▸ Directions
Copy out all of the entries below without any change.

▸ Source data
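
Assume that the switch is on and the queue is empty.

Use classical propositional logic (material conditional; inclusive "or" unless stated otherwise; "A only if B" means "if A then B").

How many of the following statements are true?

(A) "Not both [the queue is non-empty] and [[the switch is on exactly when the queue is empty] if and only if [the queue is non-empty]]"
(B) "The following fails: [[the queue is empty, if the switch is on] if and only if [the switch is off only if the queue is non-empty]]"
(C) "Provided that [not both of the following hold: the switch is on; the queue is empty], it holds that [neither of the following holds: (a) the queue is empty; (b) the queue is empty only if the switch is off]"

Let L = "the queue is empty" (T), G = "the switch is on" (T).

(A): Parsed as ~L nand ((G <-> L) <-> ~L)

~L = ~T = F
G <-> L = T <-> T = T
~L = ~T = F
(G <-> L) <-> ~L = T <-> F = F
~L nand ((G <-> L) <-> ~L) = F nand F = T
Hence (A) is true.

(B): Parsed as ~((G -> L) <-> (~G -> ~L))

G -> L = T -> T = T
~G = ~T = F
~L = ~T = F
~G -> ~L = F -> F = T
(G -> L) <-> (~G -> ~L) = T <-> T = T
~((G -> L) <-> (~G -> ~L)) = ~T = F
Thus (B) is false.

(C): In symbols: (G nand L) -> (L nor (L -> ~G))

G nand L = T nand T = F
~G = ~T = F
L -> ~G = T -> F = F
L nor (L -> ~G) = T nor F = F
(G nand L) -> (L nor (L -> ~G)) = F -> F = T
Hence (C) is true.

Count: 2.

2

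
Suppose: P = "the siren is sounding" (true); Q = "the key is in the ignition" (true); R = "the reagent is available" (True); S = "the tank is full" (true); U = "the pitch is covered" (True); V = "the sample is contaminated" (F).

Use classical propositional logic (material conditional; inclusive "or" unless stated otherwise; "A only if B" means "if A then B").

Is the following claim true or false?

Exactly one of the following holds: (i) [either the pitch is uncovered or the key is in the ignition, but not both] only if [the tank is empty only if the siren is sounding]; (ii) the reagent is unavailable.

True

Values: U=True, Q=True, S=True, P=True, R=True.
Parsed as ((not U xor Q) -> (not S -> P)) xor not R

not U = not True = False
not U xor Q = False xor True = True
not S = not True = False
not S -> P = False -> True = True
(not U xor Q) -> (not S -> P) = True -> True = True
not R = not True = False
((not U xor Q) -> (not S -> P)) xor not R = True xor False = True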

▸ Result of this task
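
Assume that the switch is on and the queue is empty.

Use classical propositional logic (material conditional; inclusive "or" unless stated otherwise; "A only if B" means "if A then B").

How many of the following statements are true?

(A) "Not both [the queue is non-empty] and [[the switch is on exactly when the queue is empty] if and only if [the queue is non-empty]]"
(B) "The following fails: [[the queue is empty, if the switch is on] if and only if [the switch is off only if the queue is non-empty]]"
(C) "Provided that [not both of the following hold: the switch is on; the queue is empty], it holds that [neither of the following holds: (a) the queue is empty; (b) the queue is empty only if the switch is off]"

Let L = "the queue is empty" (T), G = "the switch is on" (T).

(A): Parsed as ~L nand ((G <-> L) <-> ~L)

~L = ~T = F
G <-> L = T <-> T = T
~L = ~T = F
(G <-> L) <-> ~L = T <-> F = F
~L nand ((G <-> L) <-> ~L) = F nand F = T
Hence (A) is true.

(B): Parsed as ~((G -> L) <-> (~G -> ~L))

G -> L = T -> T = T
~G = ~T = F
~L = ~T = F
~G -> ~L = F -> F = T
(G -> L) <-> (~G -> ~L) = T <-> T = T
~((G -> L) <-> (~G -> ~L)) = ~T = F
Thus (B) is false.

(C): In symbols: (G nand L) -> (L nor (L -> ~G))

G nand L = T nand T = F
~G = ~T = F
L -> ~G = T -> F = F
L nor (L -> ~G) = T nor F = F
(G nand L) -> (L nor (L -> ~G)) = F -> F = T
Hence (C) is true.

Count: 2.

2

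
Suppose: P = "the siren is sounding" (true); Q = "the key is in the ignition" (true); R = "the reagent is available" (True); S = "the tank is full" (true); U = "the pitch is covered" (True); V = "the sample is contaminated" (F).

Use classical propositional logic (material conditional; inclusive "or" unless stated otherwise; "A only if B" means "if A then B").

Is the following claim true or false?

Exactly one of the following holds: (i) [either the pitch is uncovered or the key is in the ignition, but not both] only if [the tank is empty only if the siren is sounding]; (ii) the reagent is unavailable.

True

Values: U=True, Q=True, S=True, P=True, R=True.
Parsed as ((not U xor Q) -> (not S -> P)) xor not R

not U = not True = False
not U xor Q = False xor True = True
not S = not True = False
not S -> P = False -> True = True
(not U xor Q) -> (not S -> P) = True -> True = True
not R = not True = False
((not U xor Q) -> (not S -> P)) xor not R = True xor False = True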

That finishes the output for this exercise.